### [Information provided]
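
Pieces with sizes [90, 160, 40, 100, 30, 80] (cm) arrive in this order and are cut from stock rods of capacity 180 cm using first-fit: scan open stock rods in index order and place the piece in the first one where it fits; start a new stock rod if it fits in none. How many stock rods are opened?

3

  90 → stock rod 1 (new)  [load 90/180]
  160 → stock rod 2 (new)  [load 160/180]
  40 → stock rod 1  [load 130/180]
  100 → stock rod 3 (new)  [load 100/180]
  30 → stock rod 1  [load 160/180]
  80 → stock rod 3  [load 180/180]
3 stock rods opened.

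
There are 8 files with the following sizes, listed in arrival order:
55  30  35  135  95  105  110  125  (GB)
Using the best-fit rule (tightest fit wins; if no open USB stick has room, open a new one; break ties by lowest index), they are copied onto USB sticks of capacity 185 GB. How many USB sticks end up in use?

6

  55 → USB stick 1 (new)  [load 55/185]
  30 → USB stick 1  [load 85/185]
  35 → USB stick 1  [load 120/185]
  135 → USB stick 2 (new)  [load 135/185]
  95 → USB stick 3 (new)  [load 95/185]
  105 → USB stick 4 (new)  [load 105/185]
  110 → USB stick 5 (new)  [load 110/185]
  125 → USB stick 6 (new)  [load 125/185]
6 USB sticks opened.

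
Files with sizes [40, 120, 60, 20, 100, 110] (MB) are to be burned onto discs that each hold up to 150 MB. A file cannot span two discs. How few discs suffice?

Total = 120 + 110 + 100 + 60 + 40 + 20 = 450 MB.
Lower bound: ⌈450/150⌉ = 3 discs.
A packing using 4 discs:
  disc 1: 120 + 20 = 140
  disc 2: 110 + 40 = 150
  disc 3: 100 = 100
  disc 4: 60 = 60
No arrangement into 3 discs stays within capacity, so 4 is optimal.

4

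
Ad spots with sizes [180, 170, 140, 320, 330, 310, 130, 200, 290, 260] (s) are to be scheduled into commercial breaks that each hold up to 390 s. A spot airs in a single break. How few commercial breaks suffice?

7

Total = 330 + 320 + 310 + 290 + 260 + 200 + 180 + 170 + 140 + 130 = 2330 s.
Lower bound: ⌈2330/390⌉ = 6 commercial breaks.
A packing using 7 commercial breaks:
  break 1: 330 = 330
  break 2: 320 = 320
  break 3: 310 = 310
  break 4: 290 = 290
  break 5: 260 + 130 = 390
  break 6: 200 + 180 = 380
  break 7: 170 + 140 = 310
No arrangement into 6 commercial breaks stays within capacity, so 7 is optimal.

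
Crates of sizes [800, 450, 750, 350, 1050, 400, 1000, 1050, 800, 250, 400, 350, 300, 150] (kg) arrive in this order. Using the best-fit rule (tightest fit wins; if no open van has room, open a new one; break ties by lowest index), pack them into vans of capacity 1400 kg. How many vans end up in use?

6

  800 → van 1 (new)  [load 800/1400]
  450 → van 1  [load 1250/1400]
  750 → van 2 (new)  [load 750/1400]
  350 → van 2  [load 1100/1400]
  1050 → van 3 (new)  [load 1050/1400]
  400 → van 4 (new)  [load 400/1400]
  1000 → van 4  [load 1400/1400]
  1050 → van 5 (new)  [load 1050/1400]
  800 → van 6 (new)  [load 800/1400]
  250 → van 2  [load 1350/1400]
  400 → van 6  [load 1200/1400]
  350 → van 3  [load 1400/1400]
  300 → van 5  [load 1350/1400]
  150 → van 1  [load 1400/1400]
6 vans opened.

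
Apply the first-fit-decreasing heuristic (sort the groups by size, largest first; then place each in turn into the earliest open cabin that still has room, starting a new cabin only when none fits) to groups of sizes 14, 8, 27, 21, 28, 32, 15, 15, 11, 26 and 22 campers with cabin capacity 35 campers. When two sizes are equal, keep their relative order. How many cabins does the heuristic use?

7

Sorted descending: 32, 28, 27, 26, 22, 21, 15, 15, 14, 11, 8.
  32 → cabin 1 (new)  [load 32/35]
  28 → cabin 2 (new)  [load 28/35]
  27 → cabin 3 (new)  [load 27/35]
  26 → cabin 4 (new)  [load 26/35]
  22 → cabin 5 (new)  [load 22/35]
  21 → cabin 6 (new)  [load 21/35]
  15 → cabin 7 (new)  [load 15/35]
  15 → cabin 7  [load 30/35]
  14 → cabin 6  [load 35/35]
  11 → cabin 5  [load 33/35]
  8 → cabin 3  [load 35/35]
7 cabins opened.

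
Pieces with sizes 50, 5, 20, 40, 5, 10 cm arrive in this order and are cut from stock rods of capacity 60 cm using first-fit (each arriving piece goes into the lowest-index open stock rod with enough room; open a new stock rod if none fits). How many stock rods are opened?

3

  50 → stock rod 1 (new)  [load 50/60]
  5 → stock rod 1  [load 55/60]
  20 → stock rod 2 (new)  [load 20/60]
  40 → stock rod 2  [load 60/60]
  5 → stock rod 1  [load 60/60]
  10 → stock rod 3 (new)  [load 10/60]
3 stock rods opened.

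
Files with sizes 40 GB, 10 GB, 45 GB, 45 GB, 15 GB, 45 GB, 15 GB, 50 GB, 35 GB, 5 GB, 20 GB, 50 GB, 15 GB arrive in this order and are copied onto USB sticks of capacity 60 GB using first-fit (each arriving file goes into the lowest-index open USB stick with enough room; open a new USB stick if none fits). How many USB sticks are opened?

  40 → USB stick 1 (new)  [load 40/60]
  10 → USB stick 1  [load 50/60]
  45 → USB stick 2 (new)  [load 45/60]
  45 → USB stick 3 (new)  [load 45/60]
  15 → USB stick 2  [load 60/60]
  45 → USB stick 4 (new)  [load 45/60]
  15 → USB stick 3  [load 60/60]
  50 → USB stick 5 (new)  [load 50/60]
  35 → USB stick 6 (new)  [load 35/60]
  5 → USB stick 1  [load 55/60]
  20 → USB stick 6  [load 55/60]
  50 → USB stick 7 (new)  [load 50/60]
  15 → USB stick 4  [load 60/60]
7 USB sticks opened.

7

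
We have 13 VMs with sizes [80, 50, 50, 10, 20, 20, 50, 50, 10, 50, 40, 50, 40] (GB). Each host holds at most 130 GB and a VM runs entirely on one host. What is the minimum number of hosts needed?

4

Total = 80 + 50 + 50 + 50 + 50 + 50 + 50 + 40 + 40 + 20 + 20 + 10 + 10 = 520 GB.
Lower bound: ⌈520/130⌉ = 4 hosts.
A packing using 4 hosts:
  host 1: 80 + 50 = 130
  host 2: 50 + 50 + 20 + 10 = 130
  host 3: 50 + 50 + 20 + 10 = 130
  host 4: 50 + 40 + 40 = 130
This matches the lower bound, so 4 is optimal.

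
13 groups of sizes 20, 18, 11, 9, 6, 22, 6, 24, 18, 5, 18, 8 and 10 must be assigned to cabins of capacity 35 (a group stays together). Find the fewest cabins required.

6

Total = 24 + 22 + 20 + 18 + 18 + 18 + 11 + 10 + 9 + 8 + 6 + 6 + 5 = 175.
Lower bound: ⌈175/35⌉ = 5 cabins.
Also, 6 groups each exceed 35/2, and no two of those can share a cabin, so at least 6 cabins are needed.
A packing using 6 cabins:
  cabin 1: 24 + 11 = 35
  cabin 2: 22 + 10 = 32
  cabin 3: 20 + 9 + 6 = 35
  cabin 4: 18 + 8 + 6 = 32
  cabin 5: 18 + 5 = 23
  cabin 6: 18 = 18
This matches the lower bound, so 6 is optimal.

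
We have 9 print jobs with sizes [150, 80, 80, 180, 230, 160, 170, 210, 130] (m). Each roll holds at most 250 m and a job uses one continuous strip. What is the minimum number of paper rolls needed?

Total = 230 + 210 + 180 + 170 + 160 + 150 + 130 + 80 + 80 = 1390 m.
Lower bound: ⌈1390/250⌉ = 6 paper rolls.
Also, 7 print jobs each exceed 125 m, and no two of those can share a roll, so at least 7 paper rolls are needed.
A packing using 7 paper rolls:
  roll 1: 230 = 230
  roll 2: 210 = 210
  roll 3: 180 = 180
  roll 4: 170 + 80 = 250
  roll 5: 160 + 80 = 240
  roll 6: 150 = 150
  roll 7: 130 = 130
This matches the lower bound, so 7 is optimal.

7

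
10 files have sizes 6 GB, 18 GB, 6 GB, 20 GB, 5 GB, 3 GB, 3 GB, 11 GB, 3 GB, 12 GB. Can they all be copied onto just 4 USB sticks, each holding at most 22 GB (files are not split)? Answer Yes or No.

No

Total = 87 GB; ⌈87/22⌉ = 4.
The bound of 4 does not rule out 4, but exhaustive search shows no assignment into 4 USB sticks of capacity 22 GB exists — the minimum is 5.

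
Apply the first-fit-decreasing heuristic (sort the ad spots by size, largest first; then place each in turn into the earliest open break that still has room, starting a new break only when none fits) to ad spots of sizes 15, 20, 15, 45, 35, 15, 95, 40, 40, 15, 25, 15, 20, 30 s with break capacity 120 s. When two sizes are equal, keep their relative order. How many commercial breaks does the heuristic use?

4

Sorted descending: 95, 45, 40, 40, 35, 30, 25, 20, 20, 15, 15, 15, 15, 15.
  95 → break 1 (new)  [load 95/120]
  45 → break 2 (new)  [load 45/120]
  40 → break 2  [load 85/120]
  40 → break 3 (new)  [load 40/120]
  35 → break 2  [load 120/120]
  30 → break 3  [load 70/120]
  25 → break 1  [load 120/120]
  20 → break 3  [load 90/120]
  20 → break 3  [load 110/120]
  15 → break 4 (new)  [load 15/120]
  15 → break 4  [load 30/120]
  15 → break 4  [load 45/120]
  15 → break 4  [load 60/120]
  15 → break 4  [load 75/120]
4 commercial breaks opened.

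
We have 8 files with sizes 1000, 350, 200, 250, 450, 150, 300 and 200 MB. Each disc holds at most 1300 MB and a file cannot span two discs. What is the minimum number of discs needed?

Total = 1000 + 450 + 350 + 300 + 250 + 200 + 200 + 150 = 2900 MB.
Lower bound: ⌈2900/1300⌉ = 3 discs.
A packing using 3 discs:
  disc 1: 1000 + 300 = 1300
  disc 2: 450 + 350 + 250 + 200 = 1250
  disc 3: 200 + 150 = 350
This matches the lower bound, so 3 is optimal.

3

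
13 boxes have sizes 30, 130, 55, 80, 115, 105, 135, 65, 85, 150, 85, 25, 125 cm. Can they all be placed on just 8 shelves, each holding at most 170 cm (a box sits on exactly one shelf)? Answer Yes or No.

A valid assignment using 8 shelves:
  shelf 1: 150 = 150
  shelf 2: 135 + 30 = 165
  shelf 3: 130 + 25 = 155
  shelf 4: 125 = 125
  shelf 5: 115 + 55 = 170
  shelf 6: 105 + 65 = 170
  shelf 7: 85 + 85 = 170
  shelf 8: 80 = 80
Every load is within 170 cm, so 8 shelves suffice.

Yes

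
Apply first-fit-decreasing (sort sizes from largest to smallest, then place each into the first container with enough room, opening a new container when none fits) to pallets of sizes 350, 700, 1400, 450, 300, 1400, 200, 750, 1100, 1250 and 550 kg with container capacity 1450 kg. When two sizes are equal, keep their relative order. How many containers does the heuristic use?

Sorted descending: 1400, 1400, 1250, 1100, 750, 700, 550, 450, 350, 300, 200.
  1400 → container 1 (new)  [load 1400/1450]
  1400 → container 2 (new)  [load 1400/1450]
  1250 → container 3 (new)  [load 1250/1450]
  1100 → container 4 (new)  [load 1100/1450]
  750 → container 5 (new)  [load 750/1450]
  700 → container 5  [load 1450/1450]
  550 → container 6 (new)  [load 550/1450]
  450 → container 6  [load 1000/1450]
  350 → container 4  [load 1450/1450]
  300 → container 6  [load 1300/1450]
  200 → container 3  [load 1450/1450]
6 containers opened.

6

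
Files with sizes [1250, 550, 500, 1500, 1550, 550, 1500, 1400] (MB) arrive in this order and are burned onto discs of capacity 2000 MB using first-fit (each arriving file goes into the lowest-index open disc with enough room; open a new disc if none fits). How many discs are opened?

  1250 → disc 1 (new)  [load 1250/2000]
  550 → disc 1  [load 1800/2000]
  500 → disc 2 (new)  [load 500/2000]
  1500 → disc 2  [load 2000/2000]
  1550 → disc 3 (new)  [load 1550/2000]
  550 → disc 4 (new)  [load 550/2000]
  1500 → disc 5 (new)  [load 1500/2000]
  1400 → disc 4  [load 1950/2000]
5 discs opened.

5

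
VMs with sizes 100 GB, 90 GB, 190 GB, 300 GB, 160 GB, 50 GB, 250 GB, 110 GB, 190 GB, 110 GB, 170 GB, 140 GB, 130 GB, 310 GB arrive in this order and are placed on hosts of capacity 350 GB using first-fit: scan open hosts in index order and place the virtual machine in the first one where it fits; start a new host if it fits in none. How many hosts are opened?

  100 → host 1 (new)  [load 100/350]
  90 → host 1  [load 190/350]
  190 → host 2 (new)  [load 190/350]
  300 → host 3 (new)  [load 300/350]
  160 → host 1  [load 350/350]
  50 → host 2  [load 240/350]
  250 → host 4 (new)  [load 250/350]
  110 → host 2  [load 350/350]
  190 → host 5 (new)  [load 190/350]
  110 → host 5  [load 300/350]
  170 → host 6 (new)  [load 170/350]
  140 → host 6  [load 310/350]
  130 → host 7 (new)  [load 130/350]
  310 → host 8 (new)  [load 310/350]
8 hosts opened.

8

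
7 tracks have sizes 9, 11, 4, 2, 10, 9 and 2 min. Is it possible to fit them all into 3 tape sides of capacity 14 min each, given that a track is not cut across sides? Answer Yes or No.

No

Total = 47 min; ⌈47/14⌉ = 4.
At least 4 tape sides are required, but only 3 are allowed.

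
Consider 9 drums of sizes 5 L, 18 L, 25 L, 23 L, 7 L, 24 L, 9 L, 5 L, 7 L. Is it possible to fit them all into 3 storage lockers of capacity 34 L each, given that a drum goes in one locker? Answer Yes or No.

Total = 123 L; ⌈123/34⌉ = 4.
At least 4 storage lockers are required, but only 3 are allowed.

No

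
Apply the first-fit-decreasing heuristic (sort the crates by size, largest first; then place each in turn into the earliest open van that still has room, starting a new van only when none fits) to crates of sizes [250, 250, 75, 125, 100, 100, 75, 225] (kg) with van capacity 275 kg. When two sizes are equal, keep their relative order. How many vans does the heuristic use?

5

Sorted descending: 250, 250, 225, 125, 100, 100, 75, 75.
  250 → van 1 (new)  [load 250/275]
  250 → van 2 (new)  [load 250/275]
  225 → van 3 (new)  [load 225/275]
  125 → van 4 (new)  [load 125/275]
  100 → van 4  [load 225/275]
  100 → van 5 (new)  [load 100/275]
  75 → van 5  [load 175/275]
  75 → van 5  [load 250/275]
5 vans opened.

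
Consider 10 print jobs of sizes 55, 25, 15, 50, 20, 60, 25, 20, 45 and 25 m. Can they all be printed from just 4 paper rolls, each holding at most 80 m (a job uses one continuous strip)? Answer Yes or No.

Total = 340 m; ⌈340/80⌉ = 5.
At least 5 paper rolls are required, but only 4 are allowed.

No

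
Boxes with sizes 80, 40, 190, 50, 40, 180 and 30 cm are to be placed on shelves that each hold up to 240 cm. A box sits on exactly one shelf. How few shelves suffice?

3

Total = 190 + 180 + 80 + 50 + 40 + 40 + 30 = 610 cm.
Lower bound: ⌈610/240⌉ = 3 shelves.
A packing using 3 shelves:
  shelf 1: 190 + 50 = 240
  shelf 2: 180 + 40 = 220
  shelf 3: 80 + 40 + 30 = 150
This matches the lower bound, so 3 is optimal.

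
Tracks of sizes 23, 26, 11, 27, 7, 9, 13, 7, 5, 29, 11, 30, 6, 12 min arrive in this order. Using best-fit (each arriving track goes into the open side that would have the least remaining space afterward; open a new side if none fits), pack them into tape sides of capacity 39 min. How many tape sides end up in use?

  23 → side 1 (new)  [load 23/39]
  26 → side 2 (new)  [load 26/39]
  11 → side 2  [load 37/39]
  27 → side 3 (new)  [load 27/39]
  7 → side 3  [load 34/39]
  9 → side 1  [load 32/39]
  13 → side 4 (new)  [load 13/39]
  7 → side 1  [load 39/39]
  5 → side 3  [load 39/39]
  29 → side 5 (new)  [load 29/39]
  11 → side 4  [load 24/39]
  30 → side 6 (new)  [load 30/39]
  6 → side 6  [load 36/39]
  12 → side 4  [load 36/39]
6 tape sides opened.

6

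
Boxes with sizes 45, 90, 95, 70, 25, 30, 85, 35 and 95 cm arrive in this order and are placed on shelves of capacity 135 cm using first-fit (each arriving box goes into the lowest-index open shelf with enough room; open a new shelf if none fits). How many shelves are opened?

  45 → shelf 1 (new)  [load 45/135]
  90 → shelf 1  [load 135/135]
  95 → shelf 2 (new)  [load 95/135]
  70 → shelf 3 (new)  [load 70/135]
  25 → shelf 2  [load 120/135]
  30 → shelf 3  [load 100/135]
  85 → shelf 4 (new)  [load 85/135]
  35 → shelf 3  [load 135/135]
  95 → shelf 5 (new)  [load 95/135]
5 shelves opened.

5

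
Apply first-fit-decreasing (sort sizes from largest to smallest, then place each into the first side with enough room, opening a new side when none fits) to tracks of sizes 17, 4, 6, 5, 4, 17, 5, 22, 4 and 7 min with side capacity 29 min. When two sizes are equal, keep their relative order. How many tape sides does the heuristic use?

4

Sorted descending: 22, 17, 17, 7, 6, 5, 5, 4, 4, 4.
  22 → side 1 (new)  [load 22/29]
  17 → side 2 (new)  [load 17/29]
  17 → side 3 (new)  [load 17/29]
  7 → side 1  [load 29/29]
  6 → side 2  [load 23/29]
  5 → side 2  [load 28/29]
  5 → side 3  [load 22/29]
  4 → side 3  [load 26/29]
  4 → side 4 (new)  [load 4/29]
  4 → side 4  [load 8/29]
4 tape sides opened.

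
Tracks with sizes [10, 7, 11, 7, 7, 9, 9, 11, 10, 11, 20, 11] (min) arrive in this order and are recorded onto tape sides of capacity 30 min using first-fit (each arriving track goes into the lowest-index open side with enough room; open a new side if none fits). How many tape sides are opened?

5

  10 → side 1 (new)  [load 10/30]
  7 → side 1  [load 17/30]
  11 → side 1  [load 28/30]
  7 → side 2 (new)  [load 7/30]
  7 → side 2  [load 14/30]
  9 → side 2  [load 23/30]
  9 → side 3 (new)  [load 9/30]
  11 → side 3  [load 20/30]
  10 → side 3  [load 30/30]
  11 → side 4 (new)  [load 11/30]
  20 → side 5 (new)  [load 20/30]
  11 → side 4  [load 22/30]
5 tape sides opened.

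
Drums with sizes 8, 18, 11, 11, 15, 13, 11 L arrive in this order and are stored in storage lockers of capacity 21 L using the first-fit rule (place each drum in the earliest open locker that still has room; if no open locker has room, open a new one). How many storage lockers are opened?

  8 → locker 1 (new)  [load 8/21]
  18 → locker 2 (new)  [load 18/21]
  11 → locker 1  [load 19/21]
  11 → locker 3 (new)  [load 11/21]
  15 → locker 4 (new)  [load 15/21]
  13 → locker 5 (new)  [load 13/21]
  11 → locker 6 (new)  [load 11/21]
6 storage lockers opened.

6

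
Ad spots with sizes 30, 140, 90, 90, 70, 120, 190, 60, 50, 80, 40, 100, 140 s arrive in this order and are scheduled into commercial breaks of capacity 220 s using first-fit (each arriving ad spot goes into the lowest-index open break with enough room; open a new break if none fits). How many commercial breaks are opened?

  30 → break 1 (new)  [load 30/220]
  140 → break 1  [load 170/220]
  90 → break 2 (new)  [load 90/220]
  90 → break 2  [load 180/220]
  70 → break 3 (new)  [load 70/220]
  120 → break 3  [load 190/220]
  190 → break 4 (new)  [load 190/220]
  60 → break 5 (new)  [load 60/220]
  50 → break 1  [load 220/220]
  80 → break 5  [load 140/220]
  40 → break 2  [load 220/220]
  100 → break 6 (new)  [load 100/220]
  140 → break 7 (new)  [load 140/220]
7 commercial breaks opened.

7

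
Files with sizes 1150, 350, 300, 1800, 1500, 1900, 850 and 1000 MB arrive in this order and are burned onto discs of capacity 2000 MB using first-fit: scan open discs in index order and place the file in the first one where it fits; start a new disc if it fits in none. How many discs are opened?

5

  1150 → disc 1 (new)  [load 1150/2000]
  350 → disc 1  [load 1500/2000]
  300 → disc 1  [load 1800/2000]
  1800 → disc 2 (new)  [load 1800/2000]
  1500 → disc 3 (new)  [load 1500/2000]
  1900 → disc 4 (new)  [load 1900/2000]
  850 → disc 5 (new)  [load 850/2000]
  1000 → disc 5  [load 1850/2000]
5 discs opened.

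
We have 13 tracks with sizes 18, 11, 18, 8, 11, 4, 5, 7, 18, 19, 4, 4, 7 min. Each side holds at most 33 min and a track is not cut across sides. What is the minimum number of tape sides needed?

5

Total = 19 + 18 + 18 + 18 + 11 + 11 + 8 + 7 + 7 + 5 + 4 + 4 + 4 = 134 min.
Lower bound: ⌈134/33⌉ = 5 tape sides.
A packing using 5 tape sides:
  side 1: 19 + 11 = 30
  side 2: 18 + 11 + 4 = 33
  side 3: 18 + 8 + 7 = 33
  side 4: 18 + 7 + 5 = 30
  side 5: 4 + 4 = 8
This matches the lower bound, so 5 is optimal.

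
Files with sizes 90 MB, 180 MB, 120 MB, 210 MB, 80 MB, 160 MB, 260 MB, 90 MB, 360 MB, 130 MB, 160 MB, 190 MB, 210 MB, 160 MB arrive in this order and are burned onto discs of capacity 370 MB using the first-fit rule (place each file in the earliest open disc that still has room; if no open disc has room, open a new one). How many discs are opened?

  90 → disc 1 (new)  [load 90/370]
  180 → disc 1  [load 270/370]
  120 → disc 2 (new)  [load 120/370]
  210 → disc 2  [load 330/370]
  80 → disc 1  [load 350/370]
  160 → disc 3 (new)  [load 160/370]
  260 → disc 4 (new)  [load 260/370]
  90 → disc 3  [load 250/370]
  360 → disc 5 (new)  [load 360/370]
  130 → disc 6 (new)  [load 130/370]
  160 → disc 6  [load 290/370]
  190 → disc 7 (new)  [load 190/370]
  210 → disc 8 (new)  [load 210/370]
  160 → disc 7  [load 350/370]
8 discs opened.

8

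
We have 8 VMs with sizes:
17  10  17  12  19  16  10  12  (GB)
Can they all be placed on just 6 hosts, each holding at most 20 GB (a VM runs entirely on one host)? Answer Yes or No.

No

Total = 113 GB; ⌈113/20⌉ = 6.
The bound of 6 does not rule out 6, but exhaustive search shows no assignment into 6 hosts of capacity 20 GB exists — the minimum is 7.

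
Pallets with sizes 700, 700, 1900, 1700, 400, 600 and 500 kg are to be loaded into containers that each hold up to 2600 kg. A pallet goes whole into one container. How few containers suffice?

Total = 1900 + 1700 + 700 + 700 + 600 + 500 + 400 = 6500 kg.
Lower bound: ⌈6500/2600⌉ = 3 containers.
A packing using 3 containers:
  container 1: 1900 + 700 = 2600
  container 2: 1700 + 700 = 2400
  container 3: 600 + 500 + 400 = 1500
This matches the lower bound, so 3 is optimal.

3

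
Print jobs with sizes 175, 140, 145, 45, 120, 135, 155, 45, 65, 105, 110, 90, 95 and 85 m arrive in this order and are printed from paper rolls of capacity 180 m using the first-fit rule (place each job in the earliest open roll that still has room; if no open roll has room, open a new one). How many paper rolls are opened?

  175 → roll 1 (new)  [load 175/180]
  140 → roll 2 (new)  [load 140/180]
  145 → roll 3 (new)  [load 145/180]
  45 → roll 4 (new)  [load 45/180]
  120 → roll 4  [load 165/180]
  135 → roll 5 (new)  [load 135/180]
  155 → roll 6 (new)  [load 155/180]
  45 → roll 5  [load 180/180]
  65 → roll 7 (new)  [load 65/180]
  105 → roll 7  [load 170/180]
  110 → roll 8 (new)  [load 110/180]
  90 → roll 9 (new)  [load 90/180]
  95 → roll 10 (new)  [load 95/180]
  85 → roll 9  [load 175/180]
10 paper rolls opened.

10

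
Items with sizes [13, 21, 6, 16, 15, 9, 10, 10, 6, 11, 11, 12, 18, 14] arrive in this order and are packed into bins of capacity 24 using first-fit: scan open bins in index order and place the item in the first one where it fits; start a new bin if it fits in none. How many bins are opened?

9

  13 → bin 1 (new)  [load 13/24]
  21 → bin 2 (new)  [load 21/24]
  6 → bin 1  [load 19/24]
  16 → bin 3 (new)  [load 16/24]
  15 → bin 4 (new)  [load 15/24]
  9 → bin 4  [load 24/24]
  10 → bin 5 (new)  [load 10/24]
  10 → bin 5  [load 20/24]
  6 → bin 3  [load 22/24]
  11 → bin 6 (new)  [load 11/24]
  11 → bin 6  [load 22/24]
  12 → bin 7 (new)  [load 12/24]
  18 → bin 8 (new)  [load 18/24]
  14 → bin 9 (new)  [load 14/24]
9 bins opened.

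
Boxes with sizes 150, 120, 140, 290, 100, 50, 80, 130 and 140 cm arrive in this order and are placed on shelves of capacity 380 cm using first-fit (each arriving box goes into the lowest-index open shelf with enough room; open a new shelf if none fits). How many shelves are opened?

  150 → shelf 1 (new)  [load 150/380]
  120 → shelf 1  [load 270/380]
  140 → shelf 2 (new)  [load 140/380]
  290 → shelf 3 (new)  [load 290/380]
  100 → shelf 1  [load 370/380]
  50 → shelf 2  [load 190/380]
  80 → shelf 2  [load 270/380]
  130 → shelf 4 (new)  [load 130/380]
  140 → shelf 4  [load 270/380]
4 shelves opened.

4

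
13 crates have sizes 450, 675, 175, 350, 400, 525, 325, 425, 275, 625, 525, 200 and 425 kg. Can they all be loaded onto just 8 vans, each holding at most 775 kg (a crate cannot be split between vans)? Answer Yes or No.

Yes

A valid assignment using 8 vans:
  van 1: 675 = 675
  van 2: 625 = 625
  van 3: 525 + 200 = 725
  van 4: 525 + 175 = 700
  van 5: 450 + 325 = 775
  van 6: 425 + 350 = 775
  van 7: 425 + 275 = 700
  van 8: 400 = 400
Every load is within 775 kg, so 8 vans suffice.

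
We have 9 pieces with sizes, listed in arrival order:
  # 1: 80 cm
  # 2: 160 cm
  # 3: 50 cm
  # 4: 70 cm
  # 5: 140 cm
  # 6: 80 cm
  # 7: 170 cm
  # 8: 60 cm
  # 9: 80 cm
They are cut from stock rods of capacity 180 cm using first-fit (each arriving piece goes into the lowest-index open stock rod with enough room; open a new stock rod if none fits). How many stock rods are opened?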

### [Exercise objective]
From the line that contains "# 7: 170 cm" down to the final line of the entries, print every line exactly as it is, and only those lines.

### [Task result]
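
  # 7: 170 cm
  # 8: 60 cm
  # 9: 80 cm
They are cut from stock rods of capacity 180 cm using first-fit (each arriving piece goes into the lowest-index open stock rod with enough room; open a new stock rod if none fits). How many stock rods are opened?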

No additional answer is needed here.